Requirement: Transcribe every record verbatim.

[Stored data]
%%

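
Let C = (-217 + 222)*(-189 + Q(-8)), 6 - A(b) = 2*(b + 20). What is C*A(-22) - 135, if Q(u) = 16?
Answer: -8785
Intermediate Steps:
A(b) = -34 - 2*b (A(b) = 6 - 2*(b + 20) = 6 - 2*(20 + b) = 6 - (40 + 2*b) = 6 + (-40 - 2*b) = -34 - 2*b)
C = -865 (C = (-217 + 222)*(-189 + 16) = 5*(-173) = -865)
C*A(-22) - 135 = -865*(-34 - 2*(-22)) - 135 = -865*(-34 + 44) - 135 = -865*10 - 135 = -8650 - 135 = -8785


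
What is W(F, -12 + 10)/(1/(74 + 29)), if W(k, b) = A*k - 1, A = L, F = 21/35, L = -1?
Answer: -824/5 ≈ -164.80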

%%

Expected answer:
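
Let C = (-217 + 222)*(-189 + Q(-8)), 6 - A(b) = 2*(b + 20). What is C*A(-22) - 135, if Q(u) = 16?
Answer: -8785
Intermediate Steps:
A(b) = -34 - 2*b (A(b) = 6 - 2*(b + 20) = 6 - 2*(20 + b) = 6 - (40 + 2*b) = 6 + (-40 - 2*b) = -34 - 2*b)
C = -865 (C = (-217 + 222)*(-189 + 16) = 5*(-173) = -865)
C*A(-22) - 135 = -865*(-34 - 2*(-22)) - 135 = -865*(-34 + 44) - 135 = -865*10 - 135 = -8650 - 135 = -8785


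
What is W(F, -12 + 10)/(1/(74 + 29)), if W(k, b) = A*k - 1, A = L, F = 21/35, L = -1?
Answer: -824/5 ≈ -164.80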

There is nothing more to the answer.